[Start of section]
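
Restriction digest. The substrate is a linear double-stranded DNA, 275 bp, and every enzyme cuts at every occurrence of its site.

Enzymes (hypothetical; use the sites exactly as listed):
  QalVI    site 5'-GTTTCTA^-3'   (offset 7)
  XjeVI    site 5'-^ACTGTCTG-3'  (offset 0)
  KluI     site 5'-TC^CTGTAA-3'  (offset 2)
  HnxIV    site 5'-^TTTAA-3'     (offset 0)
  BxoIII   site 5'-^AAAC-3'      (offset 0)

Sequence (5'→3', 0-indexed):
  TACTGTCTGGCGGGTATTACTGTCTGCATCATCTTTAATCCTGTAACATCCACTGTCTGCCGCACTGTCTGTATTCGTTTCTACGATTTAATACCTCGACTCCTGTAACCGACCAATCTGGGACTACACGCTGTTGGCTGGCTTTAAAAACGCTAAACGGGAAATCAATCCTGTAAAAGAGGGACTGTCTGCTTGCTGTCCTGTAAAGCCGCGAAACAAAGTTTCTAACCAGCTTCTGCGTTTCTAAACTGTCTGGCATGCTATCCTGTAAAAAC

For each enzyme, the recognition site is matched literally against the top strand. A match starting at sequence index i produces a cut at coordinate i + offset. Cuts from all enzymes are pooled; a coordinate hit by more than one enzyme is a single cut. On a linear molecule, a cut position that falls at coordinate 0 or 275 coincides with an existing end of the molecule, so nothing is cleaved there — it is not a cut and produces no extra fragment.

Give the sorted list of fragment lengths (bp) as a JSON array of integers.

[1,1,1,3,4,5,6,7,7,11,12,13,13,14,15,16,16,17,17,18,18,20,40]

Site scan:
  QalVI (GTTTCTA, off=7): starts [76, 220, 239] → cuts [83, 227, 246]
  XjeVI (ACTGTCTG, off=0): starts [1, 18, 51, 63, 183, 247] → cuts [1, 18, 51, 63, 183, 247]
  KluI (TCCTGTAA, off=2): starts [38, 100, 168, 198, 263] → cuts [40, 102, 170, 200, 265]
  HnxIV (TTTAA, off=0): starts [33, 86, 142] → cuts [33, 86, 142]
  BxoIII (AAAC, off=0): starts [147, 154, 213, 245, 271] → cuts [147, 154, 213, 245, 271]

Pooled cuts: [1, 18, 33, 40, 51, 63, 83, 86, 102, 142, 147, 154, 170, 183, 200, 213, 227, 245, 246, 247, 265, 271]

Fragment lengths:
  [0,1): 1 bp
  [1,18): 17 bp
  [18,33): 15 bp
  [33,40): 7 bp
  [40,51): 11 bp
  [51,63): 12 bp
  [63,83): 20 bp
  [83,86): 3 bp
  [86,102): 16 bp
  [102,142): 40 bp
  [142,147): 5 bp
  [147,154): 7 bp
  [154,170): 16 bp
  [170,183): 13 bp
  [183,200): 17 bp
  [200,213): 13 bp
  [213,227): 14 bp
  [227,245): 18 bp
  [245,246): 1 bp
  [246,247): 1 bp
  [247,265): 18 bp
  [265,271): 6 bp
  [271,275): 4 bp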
[End of section]
Task goal: Pull out every line in the data above that has the word "linear".

Answer:
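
Restriction digest. The substrate is a linear double-stranded DNA, 275 bp, and every enzyme cuts at every occurrence of its site.
For each enzyme, the recognition site is matched literally against the top strand. A match starting at sequence index i produces a cut at coordinate i + offset. Cuts from all enzymes are pooled; a coordinate hit by more than one enzyme is a single cut. On a linear molecule, a cut position that falls at coordinate 0 or 275 coincides with an existing end of the molecule, so nothing is cleaved there — it is not a cut and produces no extra fragment.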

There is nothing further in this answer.